* [Work request]:
Give back each line below verbatim.

════════

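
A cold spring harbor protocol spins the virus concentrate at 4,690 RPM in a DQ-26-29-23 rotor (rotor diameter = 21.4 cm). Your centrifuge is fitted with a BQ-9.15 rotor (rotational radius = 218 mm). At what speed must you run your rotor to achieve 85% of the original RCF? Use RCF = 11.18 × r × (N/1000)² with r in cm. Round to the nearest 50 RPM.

Original rotor: r = 21.4 / 2 = 10.7 cm
RCF = 11.18 × r × (N/1000)²
RCF_original = 11.18 × 10.7 × (4.69)² = 11.18 × 10.7 × 21.9961 ≈ 2,631.3 × g
Target RCF = 0.85 × 2,631.3 ≈ 2,236.6 × g
Your rotor: r = 218 mm = 21.8 cm
2,236.6 = 11.18 × 21.8 × (N/1000)²
(N/1000)² = 2,236.6 / 243.724 = 9.176774
N = 1000 × √9.176774 ≈ 3,029.3

≈ 3050 RPM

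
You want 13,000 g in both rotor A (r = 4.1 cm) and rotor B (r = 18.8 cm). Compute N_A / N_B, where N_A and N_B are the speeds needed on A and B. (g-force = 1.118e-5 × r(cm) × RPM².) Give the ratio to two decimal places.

At fixed RCF, N ∝ 1/√r, so N_A/N_B = √(r_B/r_A) = √(18.8/4.1) = √4.585366 = 2.1413.

2.14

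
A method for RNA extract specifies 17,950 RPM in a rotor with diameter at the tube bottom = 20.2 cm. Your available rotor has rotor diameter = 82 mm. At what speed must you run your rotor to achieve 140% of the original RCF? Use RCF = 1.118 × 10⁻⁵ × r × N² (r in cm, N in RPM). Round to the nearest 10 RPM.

≈ 33330 RPM

Original rotor: r = 20.2 / 2 = 10.1 cm
RCF_original = 1.118 × 10⁻⁵ × 10.1 × (17950)² = 1.118 × 10⁻⁵ × 10.1 × 322,202,500 ≈ 36,382.5 × g
Target RCF = 1.4 × 36,382.5 ≈ 50,935.5 × g
Your rotor: r = 82 mm / 2 = 41 mm = 4.1 cm
50,935.5 = 1.118 × 10⁻⁵ × 4.1 × N²
N² = 50,935.5 / (4.5838 × 10⁻⁵) = 1,111,206,859
N ≈ √1,111,206,859 ≈ 33,334.8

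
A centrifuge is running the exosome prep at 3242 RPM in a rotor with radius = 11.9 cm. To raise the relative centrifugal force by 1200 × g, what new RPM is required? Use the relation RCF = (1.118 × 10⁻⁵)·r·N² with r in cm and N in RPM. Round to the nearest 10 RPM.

4420 RPM

Current RCF = 1.118 × 10⁻⁵ × 11.9 × (3242)² = 1.118 × 10⁻⁵ × 11.9 × 10,510,564 ≈ 1,398.3 × g
Target RCF = 1,398.3 + 1,200 = 2,598.3 × g
N² = 2,598.3 / (13.3042 × 10⁻⁵) = 19,529,923
N ≈ √19,529,923 ≈ 4,419.3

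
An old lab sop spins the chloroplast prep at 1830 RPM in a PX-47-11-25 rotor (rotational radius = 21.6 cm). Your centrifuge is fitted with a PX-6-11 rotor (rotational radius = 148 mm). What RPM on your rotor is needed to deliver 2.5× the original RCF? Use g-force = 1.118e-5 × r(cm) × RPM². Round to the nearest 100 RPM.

≈ 3500 RPM

RCF_original = 1.118 × 10⁻⁵ × 21.6 × (1830)² = 1.118 × 10⁻⁵ × 21.6 × 3,348,900 ≈ 808.7 × g
Target RCF = 2.5 × 808.7 ≈ 2,021.8 × g
Your rotor: r = 148 mm = 14.8 cm
2,021.8 = 1.118 × 10⁻⁵ × 14.8 × N²
N² = 2,021.8 / (16.5464 × 10⁻⁵) = 12,218,972
N ≈ √12,218,972 ≈ 3,495.6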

════════

* [The completed task]:
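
A cold spring harbor protocol spins the virus concentrate at 4,690 RPM in a DQ-26-29-23 rotor (rotor diameter = 21.4 cm). Your centrifuge is fitted with a BQ-9.15 rotor (rotational radius = 218 mm). At what speed must you run your rotor to achieve 85% of the original RCF? Use RCF = 11.18 × r × (N/1000)² with r in cm. Round to the nearest 50 RPM.

Original rotor: r = 21.4 / 2 = 10.7 cm
RCF = 11.18 × r × (N/1000)²
RCF_original = 11.18 × 10.7 × (4.69)² = 11.18 × 10.7 × 21.9961 ≈ 2,631.3 × g
Target RCF = 0.85 × 2,631.3 ≈ 2,236.6 × g
Your rotor: r = 218 mm = 21.8 cm
2,236.6 = 11.18 × 21.8 × (N/1000)²
(N/1000)² = 2,236.6 / 243.724 = 9.176774
N = 1000 × √9.176774 ≈ 3,029.3

≈ 3050 RPM

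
You want 13,000 g in both rotor A (r = 4.1 cm) and rotor B (r = 18.8 cm). Compute N_A / N_B, where N_A and N_B are the speeds needed on A and B. (g-force = 1.118e-5 × r(cm) × RPM².) Give the ratio to two decimal places.

At fixed RCF, N ∝ 1/√r, so N_A/N_B = √(r_B/r_A) = √(18.8/4.1) = √4.585366 = 2.1413.

2.14

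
A method for RNA extract specifies 17,950 RPM in a rotor with diameter at the tube bottom = 20.2 cm. Your available rotor has rotor diameter = 82 mm. At what speed must you run your rotor to achieve 140% of the original RCF? Use RCF = 1.118 × 10⁻⁵ × r × N² (r in cm, N in RPM). Round to the nearest 10 RPM.

≈ 33330 RPM

Original rotor: r = 20.2 / 2 = 10.1 cm
RCF_original = 1.118 × 10⁻⁵ × 10.1 × (17950)² = 1.118 × 10⁻⁵ × 10.1 × 322,202,500 ≈ 36,382.5 × g
Target RCF = 1.4 × 36,382.5 ≈ 50,935.5 × g
Your rotor: r = 82 mm / 2 = 41 mm = 4.1 cm
50,935.5 = 1.118 × 10⁻⁵ × 4.1 × N²
N² = 50,935.5 / (4.5838 × 10⁻⁵) = 1,111,206,859
N ≈ √1,111,206,859 ≈ 33,334.8

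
A centrifuge is running the exosome prep at 3242 RPM in a rotor with radius = 11.9 cm. To raise the relative centrifugal force by 1200 × g, what new RPM is required? Use the relation RCF = (1.118 × 10⁻⁵)·r·N² with r in cm and N in RPM. Round to the nearest 10 RPM.

4420 RPM

Current RCF = 1.118 × 10⁻⁵ × 11.9 × (3242)² = 1.118 × 10⁻⁵ × 11.9 × 10,510,564 ≈ 1,398.3 × g
Target RCF = 1,398.3 + 1,200 = 2,598.3 × g
N² = 2,598.3 / (13.3042 × 10⁻⁵) = 19,529,923
N ≈ √19,529,923 ≈ 4,419.3

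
An old lab sop spins the chloroplast prep at 1830 RPM in a PX-47-11-25 rotor (rotational radius = 21.6 cm). Your centrifuge is fitted with a PX-6-11 rotor (rotational radius = 148 mm). What RPM on your rotor is needed to deliver 2.5× the original RCF? Use g-force = 1.118e-5 × r(cm) × RPM². Round to the nearest 100 RPM.

≈ 3500 RPM

RCF_original = 1.118 × 10⁻⁵ × 21.6 × (1830)² = 1.118 × 10⁻⁵ × 21.6 × 3,348,900 ≈ 808.7 × g
Target RCF = 2.5 × 808.7 ≈ 2,021.8 × g
Your rotor: r = 148 mm = 14.8 cm
2,021.8 = 1.118 × 10⁻⁵ × 14.8 × N²
N² = 2,021.8 / (16.5464 × 10⁻⁵) = 12,218,972
N ≈ √12,218,972 ≈ 3,495.6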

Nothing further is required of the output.